_Action item_. Please output the entries below from the line that contains "What is the discriminant of E modulo 23?" through the final line, reproduced exactly and alone.

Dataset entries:
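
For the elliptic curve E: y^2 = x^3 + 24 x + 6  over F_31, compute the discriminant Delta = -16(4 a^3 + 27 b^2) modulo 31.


4 a^3 + 27 b^2 = 4*24^3 + 27*6^2 = 55296 + 972 = 56268
Delta = -16 * (56268) = -900288
Delta mod 31 = 14

Delta = 14 (mod 31)


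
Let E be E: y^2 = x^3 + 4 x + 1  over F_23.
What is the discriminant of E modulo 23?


4 a^3 + 27 b^2 = 4*4^3 + 27*1^2 = 256 + 27 = 283
Delta = -16 * (283) = -4528
Delta mod 23 = 3

Delta = 3 (mod 23)


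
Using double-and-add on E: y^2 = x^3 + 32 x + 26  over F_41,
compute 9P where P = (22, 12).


k = 9 = 1001_2 (binary, LSB first: 1001)
Double-and-add from P = (22, 12):
  bit 0 = 1: acc = O + (22, 12) = (22, 12)
  bit 1 = 0: acc unchanged = (22, 12)
  bit 2 = 0: acc unchanged = (22, 12)
  bit 3 = 1: acc = (22, 12) + (21, 18) = (34, 19)

9P = (34, 19)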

_Exercise answer_.
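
What is the discriminant of E modulo 23?


4 a^3 + 27 b^2 = 4*4^3 + 27*1^2 = 256 + 27 = 283
Delta = -16 * (283) = -4528
Delta mod 23 = 3

Delta = 3 (mod 23)


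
Using double-and-add on E: y^2 = x^3 + 32 x + 26  over F_41,
compute 9P where P = (22, 12).


k = 9 = 1001_2 (binary, LSB first: 1001)
Double-and-add from P = (22, 12):
  bit 0 = 1: acc = O + (22, 12) = (22, 12)
  bit 1 = 0: acc unchanged = (22, 12)
  bit 2 = 0: acc unchanged = (22, 12)
  bit 3 = 1: acc = (22, 12) + (21, 18) = (34, 19)

9P = (34, 19)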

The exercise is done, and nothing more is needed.